EXERCISE OBJECTIVE: Every line from the beginning of the data through the line containing "If p = 2, q" should be reproduced exactly, and no further lines should be output.

DATA PROVIDED:
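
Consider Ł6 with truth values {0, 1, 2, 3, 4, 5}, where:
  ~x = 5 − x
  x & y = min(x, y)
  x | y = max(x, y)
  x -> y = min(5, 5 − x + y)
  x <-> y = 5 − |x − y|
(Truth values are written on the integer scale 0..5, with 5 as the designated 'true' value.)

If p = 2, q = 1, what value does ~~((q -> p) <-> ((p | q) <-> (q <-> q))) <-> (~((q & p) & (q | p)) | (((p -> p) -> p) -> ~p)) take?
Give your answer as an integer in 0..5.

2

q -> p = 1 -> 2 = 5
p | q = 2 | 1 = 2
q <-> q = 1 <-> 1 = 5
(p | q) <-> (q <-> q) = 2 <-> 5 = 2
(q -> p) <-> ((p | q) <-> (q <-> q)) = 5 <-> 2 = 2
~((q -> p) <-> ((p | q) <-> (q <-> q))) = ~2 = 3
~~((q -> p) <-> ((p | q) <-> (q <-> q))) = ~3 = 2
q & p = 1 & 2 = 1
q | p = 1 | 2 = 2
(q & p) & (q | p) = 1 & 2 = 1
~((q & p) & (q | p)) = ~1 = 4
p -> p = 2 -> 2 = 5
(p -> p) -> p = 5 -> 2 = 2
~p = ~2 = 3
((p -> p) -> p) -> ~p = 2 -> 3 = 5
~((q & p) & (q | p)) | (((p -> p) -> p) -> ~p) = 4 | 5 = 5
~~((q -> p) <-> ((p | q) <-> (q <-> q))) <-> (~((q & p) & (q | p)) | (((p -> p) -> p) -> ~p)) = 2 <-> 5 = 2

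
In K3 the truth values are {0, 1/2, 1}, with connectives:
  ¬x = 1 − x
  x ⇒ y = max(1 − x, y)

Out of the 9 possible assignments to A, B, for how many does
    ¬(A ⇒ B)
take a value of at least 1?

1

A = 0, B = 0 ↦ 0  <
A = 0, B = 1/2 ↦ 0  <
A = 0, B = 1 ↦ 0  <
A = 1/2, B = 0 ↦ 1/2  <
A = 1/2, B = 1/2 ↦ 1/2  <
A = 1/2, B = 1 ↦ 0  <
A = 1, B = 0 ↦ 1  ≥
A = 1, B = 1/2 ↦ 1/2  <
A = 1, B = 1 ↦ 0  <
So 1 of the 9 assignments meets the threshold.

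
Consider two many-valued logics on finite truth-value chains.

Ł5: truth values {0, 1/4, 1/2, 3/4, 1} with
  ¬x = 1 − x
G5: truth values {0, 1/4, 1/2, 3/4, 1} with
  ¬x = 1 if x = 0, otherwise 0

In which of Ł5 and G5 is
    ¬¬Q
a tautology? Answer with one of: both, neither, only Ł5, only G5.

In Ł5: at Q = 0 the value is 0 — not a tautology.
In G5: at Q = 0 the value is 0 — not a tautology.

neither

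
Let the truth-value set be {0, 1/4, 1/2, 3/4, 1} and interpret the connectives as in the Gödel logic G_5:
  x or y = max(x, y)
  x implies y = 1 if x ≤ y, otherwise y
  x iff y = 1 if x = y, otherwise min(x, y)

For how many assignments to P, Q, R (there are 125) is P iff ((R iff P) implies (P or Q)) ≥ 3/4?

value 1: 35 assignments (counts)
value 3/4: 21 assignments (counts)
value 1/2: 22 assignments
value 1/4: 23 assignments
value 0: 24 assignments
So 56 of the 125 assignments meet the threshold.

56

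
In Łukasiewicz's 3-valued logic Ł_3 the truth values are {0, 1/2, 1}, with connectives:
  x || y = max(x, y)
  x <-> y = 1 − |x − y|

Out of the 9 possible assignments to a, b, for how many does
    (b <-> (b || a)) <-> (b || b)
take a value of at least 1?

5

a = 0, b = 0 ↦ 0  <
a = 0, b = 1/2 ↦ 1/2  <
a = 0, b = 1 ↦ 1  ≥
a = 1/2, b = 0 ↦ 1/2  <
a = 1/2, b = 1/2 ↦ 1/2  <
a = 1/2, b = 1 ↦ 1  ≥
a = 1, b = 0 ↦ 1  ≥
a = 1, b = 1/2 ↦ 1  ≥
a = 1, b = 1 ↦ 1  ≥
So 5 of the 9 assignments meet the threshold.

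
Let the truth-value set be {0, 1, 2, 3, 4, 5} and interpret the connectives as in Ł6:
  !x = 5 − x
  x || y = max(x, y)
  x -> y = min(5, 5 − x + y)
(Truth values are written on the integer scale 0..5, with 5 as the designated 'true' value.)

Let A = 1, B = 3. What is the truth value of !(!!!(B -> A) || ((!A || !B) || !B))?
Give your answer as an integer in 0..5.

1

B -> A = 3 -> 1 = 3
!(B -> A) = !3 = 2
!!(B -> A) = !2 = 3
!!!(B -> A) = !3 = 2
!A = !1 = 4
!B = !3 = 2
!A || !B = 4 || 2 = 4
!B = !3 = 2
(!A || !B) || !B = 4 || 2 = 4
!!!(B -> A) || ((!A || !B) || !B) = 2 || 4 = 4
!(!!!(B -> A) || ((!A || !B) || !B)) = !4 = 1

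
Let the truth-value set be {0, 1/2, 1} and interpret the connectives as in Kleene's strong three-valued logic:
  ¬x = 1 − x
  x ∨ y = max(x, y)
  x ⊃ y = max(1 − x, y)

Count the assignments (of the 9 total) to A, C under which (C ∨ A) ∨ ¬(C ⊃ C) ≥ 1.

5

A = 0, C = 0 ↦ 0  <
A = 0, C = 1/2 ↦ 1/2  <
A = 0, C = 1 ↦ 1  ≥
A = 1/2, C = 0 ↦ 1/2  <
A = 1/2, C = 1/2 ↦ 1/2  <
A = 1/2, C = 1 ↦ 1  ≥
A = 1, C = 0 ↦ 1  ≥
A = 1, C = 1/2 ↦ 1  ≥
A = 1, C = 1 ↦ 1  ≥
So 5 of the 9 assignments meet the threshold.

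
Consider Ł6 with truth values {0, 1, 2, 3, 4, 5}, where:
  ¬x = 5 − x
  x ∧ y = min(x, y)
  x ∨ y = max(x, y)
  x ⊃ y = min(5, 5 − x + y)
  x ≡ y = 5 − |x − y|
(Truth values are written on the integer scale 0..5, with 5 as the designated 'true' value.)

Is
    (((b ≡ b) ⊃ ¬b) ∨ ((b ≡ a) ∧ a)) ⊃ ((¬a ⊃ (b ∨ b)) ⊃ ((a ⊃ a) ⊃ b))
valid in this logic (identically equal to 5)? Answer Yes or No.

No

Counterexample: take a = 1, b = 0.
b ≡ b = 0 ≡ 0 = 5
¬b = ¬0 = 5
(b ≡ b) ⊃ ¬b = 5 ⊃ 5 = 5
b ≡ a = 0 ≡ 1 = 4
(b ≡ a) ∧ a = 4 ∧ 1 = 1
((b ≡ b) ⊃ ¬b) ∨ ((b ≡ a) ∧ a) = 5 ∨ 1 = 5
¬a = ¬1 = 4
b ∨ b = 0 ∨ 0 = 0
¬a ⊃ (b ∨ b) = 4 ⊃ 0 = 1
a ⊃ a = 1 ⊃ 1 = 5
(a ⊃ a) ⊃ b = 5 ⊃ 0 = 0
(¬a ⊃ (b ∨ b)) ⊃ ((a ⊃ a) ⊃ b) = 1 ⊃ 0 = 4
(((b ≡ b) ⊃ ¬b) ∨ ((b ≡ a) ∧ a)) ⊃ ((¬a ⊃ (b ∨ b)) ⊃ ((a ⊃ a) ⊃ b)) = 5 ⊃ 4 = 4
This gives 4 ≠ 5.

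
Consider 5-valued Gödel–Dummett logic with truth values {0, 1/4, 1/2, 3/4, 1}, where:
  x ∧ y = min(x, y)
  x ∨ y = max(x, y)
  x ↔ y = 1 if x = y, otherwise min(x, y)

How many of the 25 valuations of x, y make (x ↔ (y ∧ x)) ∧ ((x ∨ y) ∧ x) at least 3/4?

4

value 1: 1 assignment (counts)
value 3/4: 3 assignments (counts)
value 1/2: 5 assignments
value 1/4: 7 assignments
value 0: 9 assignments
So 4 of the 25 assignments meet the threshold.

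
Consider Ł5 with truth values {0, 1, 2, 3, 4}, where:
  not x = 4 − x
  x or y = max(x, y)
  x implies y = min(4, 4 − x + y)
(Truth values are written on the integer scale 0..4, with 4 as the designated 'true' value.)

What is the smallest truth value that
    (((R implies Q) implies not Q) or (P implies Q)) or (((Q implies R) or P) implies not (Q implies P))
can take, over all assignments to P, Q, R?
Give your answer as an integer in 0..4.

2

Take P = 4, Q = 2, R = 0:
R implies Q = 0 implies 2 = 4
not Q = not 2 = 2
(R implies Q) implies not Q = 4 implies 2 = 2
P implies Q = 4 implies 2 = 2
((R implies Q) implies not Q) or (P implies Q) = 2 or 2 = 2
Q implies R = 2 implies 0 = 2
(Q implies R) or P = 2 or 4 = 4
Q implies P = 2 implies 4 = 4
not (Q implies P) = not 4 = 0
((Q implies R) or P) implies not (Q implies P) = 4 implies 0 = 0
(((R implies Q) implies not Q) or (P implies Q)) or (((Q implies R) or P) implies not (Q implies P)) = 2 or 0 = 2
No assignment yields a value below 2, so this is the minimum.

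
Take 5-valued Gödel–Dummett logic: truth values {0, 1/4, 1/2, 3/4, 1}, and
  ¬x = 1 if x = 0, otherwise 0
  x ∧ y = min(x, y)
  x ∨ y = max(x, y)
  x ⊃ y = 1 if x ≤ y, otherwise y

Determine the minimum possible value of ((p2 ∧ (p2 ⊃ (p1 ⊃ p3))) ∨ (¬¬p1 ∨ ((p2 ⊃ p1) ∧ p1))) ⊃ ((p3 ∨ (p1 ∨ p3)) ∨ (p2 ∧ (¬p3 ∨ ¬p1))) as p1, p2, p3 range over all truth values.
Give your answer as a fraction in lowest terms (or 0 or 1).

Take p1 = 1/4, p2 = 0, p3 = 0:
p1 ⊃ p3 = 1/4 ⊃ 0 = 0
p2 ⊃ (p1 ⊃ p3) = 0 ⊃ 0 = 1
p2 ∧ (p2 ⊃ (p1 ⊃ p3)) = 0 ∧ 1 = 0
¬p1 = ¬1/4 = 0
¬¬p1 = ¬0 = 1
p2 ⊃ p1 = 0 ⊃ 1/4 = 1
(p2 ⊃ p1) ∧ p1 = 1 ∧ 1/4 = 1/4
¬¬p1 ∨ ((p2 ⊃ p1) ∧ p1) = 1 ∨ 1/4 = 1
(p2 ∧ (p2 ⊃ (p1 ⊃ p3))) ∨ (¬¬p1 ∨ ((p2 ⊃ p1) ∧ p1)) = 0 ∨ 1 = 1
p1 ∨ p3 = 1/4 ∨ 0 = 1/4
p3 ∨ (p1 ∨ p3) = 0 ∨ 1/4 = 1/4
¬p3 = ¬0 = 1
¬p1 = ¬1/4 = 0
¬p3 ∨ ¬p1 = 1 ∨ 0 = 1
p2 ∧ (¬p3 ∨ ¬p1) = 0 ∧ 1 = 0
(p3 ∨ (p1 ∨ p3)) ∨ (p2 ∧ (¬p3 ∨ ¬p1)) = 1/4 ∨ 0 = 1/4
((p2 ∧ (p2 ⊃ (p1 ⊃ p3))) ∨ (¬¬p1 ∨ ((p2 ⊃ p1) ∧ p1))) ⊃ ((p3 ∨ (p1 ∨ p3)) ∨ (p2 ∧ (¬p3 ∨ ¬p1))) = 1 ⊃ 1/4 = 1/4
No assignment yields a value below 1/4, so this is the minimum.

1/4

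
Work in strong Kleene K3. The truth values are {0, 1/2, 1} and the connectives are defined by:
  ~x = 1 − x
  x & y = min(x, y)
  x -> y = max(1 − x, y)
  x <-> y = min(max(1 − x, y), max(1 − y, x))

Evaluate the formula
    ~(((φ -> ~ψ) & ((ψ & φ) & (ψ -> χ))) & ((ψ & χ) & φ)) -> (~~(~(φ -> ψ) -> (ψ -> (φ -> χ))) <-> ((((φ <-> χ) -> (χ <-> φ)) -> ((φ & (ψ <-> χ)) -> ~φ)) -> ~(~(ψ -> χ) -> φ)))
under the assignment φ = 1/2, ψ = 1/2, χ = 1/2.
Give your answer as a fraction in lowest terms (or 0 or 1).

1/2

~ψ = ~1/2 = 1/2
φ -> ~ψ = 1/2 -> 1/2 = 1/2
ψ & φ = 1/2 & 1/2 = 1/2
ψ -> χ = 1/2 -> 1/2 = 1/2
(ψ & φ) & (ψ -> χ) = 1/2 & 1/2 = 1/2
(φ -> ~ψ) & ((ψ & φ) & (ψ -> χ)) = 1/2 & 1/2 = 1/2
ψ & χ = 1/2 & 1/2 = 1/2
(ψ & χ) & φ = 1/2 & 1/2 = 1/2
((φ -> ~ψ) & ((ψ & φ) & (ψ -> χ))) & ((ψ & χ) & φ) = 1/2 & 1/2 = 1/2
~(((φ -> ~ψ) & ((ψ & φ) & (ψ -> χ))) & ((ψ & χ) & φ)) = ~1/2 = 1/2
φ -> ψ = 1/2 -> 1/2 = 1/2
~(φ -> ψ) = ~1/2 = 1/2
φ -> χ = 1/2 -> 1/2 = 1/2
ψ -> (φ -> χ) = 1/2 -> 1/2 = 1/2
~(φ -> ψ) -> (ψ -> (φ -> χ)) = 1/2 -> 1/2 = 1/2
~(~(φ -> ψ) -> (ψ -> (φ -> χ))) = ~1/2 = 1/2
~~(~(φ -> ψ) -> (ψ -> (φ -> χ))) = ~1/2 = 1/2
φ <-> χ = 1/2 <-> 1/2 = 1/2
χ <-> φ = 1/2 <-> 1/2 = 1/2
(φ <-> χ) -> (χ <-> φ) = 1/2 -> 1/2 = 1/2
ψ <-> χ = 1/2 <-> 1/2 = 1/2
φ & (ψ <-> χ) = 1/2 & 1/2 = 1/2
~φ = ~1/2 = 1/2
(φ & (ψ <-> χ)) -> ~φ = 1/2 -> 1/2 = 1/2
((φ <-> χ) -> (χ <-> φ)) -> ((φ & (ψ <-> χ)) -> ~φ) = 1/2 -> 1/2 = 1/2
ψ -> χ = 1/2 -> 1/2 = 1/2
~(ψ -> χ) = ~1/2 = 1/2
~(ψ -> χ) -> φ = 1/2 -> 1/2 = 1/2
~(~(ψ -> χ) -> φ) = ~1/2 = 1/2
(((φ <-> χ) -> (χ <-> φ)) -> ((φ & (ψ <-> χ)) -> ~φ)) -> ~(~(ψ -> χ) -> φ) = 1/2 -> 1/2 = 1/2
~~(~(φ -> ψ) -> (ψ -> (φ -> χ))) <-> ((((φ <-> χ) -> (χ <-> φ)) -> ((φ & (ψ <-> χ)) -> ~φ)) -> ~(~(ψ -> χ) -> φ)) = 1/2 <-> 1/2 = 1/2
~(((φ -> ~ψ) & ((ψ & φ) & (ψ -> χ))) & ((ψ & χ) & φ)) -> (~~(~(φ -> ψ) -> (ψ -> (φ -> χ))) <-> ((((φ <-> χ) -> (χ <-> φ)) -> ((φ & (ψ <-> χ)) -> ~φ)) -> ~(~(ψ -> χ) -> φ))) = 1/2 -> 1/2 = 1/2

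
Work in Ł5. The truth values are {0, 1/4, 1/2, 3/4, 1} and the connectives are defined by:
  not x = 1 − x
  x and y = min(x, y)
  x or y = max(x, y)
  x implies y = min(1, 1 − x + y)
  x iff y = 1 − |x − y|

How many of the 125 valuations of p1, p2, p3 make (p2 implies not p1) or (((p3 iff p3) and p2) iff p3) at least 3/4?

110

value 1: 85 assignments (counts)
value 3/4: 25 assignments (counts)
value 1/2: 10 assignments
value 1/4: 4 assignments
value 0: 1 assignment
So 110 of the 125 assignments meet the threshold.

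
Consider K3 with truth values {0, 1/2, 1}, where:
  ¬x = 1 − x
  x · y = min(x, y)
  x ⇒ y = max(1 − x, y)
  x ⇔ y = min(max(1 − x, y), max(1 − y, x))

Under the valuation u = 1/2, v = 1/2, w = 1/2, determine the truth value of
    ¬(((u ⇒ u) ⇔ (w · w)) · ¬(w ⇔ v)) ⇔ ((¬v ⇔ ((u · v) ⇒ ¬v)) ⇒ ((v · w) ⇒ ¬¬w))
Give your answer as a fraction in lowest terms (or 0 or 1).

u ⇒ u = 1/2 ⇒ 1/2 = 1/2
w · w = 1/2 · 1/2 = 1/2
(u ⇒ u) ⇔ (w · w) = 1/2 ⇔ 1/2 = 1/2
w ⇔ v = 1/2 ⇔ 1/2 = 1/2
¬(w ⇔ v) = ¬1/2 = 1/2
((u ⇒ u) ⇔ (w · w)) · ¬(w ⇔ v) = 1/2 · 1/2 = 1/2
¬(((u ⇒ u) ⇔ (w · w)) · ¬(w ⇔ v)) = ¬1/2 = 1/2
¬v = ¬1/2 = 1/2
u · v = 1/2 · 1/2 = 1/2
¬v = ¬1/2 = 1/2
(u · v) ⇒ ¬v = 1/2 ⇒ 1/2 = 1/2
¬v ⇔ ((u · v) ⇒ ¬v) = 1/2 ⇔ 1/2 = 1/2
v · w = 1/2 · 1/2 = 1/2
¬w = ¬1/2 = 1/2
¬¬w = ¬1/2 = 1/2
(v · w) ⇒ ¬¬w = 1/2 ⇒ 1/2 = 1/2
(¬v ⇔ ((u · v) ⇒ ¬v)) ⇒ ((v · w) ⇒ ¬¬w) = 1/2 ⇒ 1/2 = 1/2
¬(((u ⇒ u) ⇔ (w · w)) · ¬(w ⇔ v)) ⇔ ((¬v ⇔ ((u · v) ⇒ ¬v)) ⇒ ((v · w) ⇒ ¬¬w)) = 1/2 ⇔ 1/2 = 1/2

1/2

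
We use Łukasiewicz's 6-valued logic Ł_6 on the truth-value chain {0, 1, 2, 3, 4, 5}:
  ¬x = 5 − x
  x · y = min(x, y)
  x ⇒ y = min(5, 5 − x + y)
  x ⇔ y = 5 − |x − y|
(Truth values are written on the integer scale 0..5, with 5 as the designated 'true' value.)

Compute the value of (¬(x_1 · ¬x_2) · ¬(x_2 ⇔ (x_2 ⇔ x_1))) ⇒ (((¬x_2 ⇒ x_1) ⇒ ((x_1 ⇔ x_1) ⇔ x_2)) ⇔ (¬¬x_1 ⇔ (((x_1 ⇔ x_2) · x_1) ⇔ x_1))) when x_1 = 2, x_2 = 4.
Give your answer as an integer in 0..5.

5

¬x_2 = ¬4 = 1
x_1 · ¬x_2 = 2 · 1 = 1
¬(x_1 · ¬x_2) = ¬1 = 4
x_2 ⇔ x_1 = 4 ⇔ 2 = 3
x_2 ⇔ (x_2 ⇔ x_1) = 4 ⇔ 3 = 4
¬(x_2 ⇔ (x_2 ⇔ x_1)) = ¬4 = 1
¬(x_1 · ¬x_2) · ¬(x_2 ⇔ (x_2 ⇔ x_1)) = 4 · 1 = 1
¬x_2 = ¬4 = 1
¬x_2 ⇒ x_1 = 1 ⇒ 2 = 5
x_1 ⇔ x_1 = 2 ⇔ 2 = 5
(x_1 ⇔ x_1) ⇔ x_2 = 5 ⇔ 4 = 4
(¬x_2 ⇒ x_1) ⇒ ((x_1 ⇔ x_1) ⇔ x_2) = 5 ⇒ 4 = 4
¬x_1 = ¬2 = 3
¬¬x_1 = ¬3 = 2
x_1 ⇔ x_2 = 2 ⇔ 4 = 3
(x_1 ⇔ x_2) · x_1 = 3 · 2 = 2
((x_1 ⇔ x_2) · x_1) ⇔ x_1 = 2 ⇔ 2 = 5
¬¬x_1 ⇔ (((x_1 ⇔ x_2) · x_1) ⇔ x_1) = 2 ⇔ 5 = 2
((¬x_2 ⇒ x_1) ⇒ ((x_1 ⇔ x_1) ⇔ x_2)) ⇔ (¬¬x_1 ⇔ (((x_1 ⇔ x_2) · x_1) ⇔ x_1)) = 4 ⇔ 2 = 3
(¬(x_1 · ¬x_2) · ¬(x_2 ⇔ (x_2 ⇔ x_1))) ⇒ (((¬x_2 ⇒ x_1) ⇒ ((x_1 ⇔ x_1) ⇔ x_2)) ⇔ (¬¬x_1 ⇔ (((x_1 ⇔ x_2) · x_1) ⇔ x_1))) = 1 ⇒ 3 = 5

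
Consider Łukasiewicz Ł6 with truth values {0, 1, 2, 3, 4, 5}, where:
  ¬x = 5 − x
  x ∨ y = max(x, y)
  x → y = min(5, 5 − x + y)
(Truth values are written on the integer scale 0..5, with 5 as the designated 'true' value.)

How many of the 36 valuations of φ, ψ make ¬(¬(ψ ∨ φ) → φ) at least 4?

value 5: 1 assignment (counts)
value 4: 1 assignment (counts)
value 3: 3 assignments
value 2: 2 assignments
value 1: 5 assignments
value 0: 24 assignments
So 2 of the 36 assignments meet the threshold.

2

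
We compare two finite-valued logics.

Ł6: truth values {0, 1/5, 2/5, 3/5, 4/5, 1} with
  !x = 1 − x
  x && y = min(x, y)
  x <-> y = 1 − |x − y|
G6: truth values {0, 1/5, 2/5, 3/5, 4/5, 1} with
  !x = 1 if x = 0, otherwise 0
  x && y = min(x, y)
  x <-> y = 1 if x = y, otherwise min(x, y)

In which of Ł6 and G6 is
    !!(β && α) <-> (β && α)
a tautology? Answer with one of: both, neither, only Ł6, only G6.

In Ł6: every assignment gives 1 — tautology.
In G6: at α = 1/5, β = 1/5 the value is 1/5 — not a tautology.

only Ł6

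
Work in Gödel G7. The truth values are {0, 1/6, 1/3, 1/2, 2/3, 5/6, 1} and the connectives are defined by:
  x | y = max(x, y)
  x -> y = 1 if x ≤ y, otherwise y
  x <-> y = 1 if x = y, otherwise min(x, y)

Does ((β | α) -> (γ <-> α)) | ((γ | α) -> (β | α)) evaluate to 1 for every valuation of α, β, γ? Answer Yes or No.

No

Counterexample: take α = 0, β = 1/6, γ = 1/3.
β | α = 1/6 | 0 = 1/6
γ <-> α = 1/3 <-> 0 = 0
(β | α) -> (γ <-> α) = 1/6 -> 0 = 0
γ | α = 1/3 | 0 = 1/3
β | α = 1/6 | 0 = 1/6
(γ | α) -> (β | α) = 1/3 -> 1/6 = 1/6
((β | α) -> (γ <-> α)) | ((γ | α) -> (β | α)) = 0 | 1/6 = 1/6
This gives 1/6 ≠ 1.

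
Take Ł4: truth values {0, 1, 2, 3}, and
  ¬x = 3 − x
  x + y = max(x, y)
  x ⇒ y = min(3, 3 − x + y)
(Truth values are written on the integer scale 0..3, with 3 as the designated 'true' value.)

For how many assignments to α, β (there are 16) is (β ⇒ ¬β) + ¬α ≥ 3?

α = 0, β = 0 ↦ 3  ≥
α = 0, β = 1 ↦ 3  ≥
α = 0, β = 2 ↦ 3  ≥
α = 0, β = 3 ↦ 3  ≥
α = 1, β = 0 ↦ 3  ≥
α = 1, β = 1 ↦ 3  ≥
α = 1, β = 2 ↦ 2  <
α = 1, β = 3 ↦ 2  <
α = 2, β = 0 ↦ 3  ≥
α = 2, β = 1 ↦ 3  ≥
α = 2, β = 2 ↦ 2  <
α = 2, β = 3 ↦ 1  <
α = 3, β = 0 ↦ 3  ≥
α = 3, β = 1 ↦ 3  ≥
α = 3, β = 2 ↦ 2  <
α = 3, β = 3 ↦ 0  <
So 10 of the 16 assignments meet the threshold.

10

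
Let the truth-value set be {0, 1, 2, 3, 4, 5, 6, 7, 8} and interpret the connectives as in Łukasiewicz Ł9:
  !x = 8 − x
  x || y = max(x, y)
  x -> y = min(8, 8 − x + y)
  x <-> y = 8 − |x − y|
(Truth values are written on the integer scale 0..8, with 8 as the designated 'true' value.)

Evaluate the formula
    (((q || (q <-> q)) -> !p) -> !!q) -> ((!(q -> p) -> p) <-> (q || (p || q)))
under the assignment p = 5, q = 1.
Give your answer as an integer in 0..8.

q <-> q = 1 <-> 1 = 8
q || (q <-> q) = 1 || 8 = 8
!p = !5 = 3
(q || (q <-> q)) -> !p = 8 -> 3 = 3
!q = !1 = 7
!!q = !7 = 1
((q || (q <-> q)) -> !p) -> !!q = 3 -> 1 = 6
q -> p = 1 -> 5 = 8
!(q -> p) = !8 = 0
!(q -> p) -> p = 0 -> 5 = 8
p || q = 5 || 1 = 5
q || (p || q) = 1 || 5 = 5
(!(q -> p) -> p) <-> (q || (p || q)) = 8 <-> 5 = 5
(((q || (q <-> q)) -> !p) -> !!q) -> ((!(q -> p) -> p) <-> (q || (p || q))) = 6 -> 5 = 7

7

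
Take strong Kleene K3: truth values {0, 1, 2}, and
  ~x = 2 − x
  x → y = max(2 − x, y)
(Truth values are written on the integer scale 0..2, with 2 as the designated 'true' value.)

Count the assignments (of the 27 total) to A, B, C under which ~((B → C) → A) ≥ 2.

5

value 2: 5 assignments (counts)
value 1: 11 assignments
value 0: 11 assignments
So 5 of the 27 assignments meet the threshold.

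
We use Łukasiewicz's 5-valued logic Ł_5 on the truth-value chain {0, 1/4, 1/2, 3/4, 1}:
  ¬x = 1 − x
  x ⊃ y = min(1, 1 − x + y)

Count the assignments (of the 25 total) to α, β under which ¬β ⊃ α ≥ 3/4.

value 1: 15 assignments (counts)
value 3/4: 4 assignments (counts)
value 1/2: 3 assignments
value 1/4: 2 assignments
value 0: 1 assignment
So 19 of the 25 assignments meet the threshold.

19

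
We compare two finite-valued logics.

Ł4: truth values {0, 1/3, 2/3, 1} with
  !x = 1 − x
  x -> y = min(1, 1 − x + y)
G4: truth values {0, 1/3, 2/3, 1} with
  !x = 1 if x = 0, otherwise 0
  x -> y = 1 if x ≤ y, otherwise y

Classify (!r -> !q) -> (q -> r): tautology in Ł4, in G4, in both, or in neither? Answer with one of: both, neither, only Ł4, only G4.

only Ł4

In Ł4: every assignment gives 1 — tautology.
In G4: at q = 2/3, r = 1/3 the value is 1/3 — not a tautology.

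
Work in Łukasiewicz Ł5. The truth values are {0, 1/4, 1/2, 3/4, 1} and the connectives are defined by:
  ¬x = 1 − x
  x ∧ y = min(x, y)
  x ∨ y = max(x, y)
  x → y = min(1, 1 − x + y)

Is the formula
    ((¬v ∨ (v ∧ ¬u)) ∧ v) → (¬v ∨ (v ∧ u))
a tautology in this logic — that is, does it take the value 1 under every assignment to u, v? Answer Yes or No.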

RESPONSE BELOW:
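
Consider Ł6 with truth values {0, 1, 2, 3, 4, 5}, where:
  ~x = 5 − x
  x & y = min(x, y)
  x | y = max(x, y)
  x -> y = min(5, 5 − x + y)
  x <-> y = 5 − |x − y|
(Truth values are written on the integer scale 0..5, with 5 as the designated 'true' value.)

If p = 2, q = 1, what value does ~~((q -> p) <-> ((p | q) <-> (q <-> q))) <-> (~((q & p) & (q | p)) | (((p -> p) -> p) -> ~p)) take?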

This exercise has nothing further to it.